(PROVIDED DATA)
================
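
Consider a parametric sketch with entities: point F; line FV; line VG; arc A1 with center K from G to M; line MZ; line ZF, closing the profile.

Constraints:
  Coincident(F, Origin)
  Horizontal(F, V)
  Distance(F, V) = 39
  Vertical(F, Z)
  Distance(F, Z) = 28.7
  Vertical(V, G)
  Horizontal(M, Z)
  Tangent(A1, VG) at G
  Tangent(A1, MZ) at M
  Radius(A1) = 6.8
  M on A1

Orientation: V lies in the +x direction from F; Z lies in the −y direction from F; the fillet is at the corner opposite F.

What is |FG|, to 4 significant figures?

44.73

The virtual corner opposite F is at (39.00, -28.70). Since A1 is tangent to VG there, KG ⟂ VG and since A1 is tangent to MZ there, KM ⟂ MZ, with radius 6.8, so the center K sits 6.8 in from both sides at K = (32.20, -21.90). That places the tangent points at G = (39.00, -21.90) on VG and M = (32.20, -28.70) on MZ. Then |FG| = |G − F| = 44.73.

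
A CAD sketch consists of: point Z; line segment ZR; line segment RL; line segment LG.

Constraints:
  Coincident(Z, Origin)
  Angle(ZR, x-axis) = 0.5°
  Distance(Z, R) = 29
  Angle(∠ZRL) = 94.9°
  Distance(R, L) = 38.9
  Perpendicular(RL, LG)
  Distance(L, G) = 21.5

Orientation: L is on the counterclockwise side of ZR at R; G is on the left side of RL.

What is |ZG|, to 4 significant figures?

42.03

∠ZRL = 94.9°, so RL runs at 0.5° + (180° − 94.9°) = 85.60° from the x-axis; with |RL| = 38.9, L = R + 38.9·(cos 85.60°, sin 85.60°) = (31.98, 39.04). RL ⟂ LG; with |LG| = 21.5 on the left of RL, G = L + 21.5·(-0.9971, 0.07672) = (10.55, 40.69). Then |ZG| = |G − Z| = 42.03.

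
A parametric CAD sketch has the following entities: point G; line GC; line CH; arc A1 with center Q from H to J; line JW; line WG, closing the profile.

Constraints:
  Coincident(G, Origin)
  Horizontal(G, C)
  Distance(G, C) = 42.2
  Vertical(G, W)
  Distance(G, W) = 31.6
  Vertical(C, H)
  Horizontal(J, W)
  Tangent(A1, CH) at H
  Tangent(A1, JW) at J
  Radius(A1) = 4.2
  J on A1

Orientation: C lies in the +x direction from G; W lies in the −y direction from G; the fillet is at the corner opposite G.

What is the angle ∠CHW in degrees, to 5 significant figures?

95.684°

G is at the origin; GC is horizontal with |GC| = 42.2 and C on the +x side, so C = (42.200, 0.0000). G and W share the same x with |GW| = 31.6 and W on the −y side, so W = (0.0000, -31.600). The virtual corner opposite G is at (42.200, -31.600). The tangent condition forces QH to be normal to CH and A1 meets JW tangentially, so QJ is at right angles to JW, with radius 4.2, so the center Q sits 4.2 in from both sides at Q = (38.000, -27.400). That places the tangent points at H = (42.200, -27.400) on CH and J = (38.000, -31.600) on JW. Then cos ∠CHW = HC·HW / (|HC||HW|), giving 95.684°.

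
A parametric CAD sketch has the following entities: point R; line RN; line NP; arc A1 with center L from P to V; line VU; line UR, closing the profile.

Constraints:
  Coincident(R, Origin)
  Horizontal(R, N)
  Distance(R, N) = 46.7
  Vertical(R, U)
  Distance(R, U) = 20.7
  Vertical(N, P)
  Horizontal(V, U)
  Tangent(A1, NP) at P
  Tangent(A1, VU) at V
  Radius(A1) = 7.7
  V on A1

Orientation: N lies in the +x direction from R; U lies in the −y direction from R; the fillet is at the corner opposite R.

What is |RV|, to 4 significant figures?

44.15

R is at the origin; R and N share the same y with |RN| = 46.7 and N on the +x side, so N = (46.70, 0.000). R and U share the same x with |RU| = 20.7 and U on the −y side, so U = (0.000, -20.70). The virtual corner opposite R is at (46.70, -20.70). The tangent condition forces LP to be normal to NP and tangency of A1 to VU means the radius LV is perpendicular to VU, with radius 7.7, so the center L sits 7.7 in from both sides at L = (39.00, -13.00). That places the tangent points at P = (46.70, -13.00) on NP and V = (39.00, -20.70) on VU. Then |RV| = |V − R| = 44.15.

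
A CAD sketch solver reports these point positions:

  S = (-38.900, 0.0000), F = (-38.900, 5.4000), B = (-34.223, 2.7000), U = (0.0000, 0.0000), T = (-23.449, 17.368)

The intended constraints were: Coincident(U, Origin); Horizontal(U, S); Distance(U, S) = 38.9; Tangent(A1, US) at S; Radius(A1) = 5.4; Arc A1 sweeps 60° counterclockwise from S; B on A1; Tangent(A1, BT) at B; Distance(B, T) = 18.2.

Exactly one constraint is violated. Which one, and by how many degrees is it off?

Tangent(A1, BT) at B — off by 6.30°.

U = (0.00, 0.00) ✓; U.y = 0.00, S.y = 0.00 ✓; |US| = 38.90 ✓; ∠(FS, SU) = 90.00° ✓; |FS| = 5.400 ✓; bearing(F→B) − bearing(F→S) = 60.00° ✓; |FB| = 5.400 ✓; ∠(FB, BT) = 96.30° ✗; |BT| = 18.20 ✓.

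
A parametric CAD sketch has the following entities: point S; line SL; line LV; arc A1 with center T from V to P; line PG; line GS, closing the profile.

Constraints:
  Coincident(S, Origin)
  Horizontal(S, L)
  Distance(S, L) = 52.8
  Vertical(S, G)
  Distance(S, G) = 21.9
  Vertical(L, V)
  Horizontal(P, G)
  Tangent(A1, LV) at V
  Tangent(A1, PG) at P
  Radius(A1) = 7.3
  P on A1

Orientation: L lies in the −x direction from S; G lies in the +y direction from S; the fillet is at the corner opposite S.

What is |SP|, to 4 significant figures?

50.50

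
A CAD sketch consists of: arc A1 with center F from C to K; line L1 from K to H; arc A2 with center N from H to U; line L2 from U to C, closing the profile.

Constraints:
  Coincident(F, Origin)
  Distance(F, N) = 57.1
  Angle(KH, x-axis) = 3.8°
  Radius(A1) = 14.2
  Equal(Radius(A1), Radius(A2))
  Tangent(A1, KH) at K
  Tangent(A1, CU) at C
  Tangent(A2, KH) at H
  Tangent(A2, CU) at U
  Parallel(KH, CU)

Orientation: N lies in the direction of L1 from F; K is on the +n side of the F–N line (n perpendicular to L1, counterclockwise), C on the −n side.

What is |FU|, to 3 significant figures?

58.8

The slot axis is L1's direction at 3.8°, so u = (cos 3.8°, sin 3.8°) = (0.998, 0.0663) and n = (−sin 3.8°, cos 3.8°) = (-0.0663, 0.998). F is at the origin and N lies 57.1 along u from F, so N = 57.1·u = (57.0, 3.78). Tangency of A1 to both parallel lines with radius 14.2 puts K and C at F ± 14.2·n: K = (-0.941, 14.2), C = (0.941, -14.2). Equal radii place H and U the same way about N: H = N + 14.2·n = (56.0, 18.0), U = N − 14.2·n = (57.9, -10.4). Then |FU| = |U − F| = 58.8.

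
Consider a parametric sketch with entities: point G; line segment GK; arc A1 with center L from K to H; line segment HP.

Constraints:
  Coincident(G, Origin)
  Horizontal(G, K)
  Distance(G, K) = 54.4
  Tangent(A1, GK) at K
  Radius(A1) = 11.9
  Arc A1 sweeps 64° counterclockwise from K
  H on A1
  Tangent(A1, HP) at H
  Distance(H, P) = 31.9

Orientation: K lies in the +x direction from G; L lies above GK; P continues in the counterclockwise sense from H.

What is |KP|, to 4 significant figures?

43.12

G is at the origin; GK is horizontal with |GK| = 54.4 and K on the +x side, so K = (54.40, 0.000). A1 meets GK tangentially, so LK is at right angles to GK, so L = K + (0, 11.9) = (54.40, 11.90). On A1, K sits at bearing -90° from L; a 64° counterclockwise sweep puts H at bearing -26°, so H = L + 11.9·(cos -26°, sin -26°) = (65.10, 6.683). Tangency of A1 to HP means the radius LH is perpendicular to HP, so HP runs along (−sin -26°, cos -26°); with |HP| = 31.9, P = (79.08, 35.35). Then |KP| = |P − K| = 43.12.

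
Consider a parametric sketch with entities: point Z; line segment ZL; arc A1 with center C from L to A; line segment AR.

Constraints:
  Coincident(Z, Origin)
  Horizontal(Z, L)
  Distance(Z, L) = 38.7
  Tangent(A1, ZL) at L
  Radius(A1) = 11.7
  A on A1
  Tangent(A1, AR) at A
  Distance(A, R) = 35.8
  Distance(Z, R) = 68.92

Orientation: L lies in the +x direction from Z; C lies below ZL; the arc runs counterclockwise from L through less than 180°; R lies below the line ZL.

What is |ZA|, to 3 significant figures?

34.5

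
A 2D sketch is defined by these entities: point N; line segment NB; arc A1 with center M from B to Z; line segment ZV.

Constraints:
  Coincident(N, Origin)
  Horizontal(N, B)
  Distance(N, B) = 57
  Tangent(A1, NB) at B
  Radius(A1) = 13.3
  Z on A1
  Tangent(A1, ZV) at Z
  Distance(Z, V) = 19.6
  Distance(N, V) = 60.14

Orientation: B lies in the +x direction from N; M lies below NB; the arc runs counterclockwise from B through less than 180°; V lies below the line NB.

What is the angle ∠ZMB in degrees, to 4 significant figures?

103.4°

N is at the origin; N and B share the same y with |NB| = 57.0 and B on the +x side, so B = (57.00, 0.000). Tangency of A1 to NB means the radius MB is perpendicular to NB, so M = B + (0, -13.3) = (57.00, -13.30). Since MZ ⟂ ZV (tangency), |MV| = √(13.3² + 19.6²) = 23.69 regardless of where Z sits on A1. So V lies on both circle(N, 60.14) and circle(M, 23.69); the below-NB intersection is V = (48.59, -35.44). Z is the foot of the tangent from V: Z = (44.06, -16.37).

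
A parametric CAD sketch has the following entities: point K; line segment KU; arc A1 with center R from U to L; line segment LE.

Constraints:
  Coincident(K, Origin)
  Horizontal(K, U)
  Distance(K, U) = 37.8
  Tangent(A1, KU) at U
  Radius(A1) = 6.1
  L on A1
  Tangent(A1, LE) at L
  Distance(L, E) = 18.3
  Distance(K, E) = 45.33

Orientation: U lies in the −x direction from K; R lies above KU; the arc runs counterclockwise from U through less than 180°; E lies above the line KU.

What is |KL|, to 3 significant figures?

33.0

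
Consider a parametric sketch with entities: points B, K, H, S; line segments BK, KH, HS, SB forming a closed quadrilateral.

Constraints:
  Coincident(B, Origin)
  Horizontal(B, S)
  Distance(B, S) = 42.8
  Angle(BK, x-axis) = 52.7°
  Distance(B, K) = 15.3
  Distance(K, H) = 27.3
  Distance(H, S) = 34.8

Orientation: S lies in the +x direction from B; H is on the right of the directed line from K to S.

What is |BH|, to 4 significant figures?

18.89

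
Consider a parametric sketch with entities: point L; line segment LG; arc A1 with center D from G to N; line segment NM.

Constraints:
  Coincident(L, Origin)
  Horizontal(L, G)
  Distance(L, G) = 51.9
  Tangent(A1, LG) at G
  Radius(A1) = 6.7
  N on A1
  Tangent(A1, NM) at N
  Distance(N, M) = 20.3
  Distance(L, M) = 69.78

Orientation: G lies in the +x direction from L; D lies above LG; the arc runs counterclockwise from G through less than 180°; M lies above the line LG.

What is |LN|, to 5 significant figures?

58.221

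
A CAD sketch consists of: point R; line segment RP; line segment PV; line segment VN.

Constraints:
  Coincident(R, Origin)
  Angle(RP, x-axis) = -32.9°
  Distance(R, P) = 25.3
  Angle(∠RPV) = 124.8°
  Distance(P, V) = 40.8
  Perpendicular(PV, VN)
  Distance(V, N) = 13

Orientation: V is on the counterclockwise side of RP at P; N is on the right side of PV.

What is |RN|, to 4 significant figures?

64.75

R is at the origin; RP runs at -32.9° with length 25.3, so P = 25.3·(cos -32.9°, sin -32.9°) = (21.24, -13.74). ∠RPV = 124.8°, so PV runs at -32.9° + (180° − 124.8°) = 22.30° from the x-axis; with |PV| = 40.8, V = P + 40.8·(cos 22.30°, sin 22.30°) = (58.99, 1.739). PV is perpendicular to VN; with |VN| = 13.0 on the right of PV, N = V + 13.0·(0.3795, -0.9252) = (63.92, -10.29). Then |RN| = |N − R| = 64.75.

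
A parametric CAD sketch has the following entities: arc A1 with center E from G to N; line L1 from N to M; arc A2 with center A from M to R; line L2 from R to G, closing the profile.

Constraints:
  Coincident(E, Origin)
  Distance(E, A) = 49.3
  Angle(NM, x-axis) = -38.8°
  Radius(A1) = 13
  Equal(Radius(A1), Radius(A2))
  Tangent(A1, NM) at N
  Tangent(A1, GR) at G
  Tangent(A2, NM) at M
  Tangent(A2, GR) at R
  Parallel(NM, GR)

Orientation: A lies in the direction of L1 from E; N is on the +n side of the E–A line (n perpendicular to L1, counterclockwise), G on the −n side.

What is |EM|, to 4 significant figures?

50.99

The slot axis is L1's direction at -38.8°, so u = (cos -38.8°, sin -38.8°) = (0.7793, -0.6266) and n = (−sin -38.8°, cos -38.8°) = (0.6266, 0.7793). E is at the origin and A lies 49.3 along u from E, so A = 49.3·u = (38.42, -30.89). Tangency of A1 to both parallel lines with radius 13.0 puts N and G at E ± 13.0·n: N = (8.146, 10.13), G = (-8.146, -10.13). Equal radii place M and R the same way about A: M = A + 13.0·n = (46.57, -20.76), R = A − 13.0·n = (30.28, -41.02). Then |EM| = |M − E| = 50.99.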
================
(WHAT IS EXPECTED)
Return only the stretch of the material above from the line holding "A parametric CAD sketch has the following entities: point R;" through the line holding "Distance(R, U) = 20.7", copied exactly.

(WRITTEN REPLY)
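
A parametric CAD sketch has the following entities: point R; line RN; line NP; arc A1 with center L from P to V; line VU; line UR, closing the profile.

Constraints:
  Coincident(R, Origin)
  Horizontal(R, N)
  Distance(R, N) = 46.7
  Vertical(R, U)
  Distance(R, U) = 20.7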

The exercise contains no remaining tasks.